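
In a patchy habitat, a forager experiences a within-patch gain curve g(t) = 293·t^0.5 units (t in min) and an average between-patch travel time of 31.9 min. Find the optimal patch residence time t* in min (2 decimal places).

By the marginal value theorem, leave when the instantaneous gain rate g'(t) equals the habitat-wide average g(t)/(T + t).
g'(t) = 0.5·293·t^-0.5. Setting 0.5·293·t^-0.5 = 293·t^0.5/(31.9+t) gives 0.5(31.9+t) = t, so 0.50·t = 0.5×31.9.
t* = 0.5×31.9/0.50 = 31.9 min.

31.90 min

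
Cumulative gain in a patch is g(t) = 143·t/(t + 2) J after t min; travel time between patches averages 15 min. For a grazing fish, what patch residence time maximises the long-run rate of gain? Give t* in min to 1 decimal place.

Optimal t* satisfies g'(t*) = g(t*)/(T + t*).
g'(t) = 143·2/(t + 2)². Setting 143·2/(t+2)² = 143t/[(t+2)(15+t)] gives 2(15+t) = t(t+2), so t² = 2×15 = 30.
t* = √30 = 5.477 min.

5.5 min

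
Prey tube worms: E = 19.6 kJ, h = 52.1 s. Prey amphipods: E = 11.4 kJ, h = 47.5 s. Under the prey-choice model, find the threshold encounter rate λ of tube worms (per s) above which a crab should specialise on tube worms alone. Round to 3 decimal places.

At the threshold, the rate on tube worms alone equals the profitability of amphipods: λ·19.6/(1 + λ·52.1) = 11.4/47.5 = 0.24.
Rearranging, λ(19.6 − 0.24×52.1) = 0.24, so λ = 0.24/7.096 = 0.03382 per s.

0.034 per s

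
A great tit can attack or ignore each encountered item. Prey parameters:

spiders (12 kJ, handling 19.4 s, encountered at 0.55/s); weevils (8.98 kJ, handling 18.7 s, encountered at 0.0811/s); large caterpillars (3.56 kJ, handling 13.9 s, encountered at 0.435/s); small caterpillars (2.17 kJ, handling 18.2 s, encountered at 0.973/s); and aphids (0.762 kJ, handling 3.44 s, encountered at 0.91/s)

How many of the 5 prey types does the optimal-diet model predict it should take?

Profitabilities (E/h, kJ/s): spiders 0.619, weevils 0.48, large caterpillars 0.256, aphids 0.222, small caterpillars 0.119. Add prey in this order while the next type's profitability exceeds the intake rate on those already taken.
Rate on top 1: 0.5656. weevils: 0.48 < 0.5656 → exclude; stop.
Optimal diet: spiders — 1 of 5 types.

1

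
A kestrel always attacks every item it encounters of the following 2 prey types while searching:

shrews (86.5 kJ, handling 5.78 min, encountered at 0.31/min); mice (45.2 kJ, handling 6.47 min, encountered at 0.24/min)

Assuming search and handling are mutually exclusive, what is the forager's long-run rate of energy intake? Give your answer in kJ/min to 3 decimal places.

8.669 kJ/min

R = (0.31×86.5 + 0.24×45.2) / (1 + 0.31×5.78 + 0.24×6.47) = 37.66/4.345 = 8.669 kJ/min.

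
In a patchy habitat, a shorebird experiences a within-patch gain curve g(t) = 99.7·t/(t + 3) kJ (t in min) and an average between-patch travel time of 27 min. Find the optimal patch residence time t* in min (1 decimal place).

By the marginal value theorem, leave when the instantaneous gain rate g'(t) equals the habitat-wide average g(t)/(T + t).
g'(t) = 99.7·3/(t + 3)². Setting 99.7·3/(t+3)² = 99.7t/[(t+3)(27+t)] gives 3(27+t) = t(t+3), so t² = 3×27 = 81.
t* = √81 = 9 min.

9.0 min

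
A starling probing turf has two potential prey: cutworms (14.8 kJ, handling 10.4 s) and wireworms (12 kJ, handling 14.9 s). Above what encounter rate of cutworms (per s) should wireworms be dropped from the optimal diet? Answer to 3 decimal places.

0.125 per s

The zero-one rule: include wireworms iff E₂/h₂ > λE₁/(1+λh₁). Equality gives the switch point.
λE₁h₂ = E₂ + λE₂h₁ ⇒ λ = E₂/(E₁h₂ − E₂h₁) = 12/(220.5 − 124.8) = 0.1254 per s.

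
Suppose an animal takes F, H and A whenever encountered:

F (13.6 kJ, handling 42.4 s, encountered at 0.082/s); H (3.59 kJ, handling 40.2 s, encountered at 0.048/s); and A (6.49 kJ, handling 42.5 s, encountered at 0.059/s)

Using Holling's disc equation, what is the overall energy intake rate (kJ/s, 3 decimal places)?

0.187 kJ/s

Energy encountered per unit search time: 0.082×13.6 + 0.048×3.59 + 0.059×6.49 = 1.67 kJ/s.
Handling time per unit search time: 0.082×42.4 + 0.048×40.2 + 0.059×42.5 = 7.914.
Rate = 1.67/(1 + 7.914) = 0.1874 kJ/s.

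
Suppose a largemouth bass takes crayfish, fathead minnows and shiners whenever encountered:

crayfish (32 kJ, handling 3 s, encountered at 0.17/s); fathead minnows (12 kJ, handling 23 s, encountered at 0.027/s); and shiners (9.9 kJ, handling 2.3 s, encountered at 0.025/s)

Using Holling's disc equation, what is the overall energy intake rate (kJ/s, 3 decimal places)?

R = (0.17×32 + 0.027×12 + 0.025×9.9) / (1 + 0.17×3 + 0.027×23 + 0.025×2.3) = 6.012/2.188 = 2.747 kJ/s.

2.747 kJ/s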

********

**WHAT THE TASK REQUIRES**
Reproduce the lines above, beginning at the line with "Prey tube worms: E" and stopping after the line with "A great tit", exactly as they are.

**PROBLEM SOLUTION**
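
Prey tube worms: E = 19.6 kJ, h = 52.1 s. Prey amphipods: E = 11.4 kJ, h = 47.5 s. Under the prey-choice model, find the threshold encounter rate λ of tube worms (per s) above which a crab should specialise on tube worms alone. Round to 3 decimal places.

At the threshold, the rate on tube worms alone equals the profitability of amphipods: λ·19.6/(1 + λ·52.1) = 11.4/47.5 = 0.24.
Rearranging, λ(19.6 − 0.24×52.1) = 0.24, so λ = 0.24/7.096 = 0.03382 per s.

0.034 per s

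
A great tit can attack or ignore each encountered item. Prey parameters: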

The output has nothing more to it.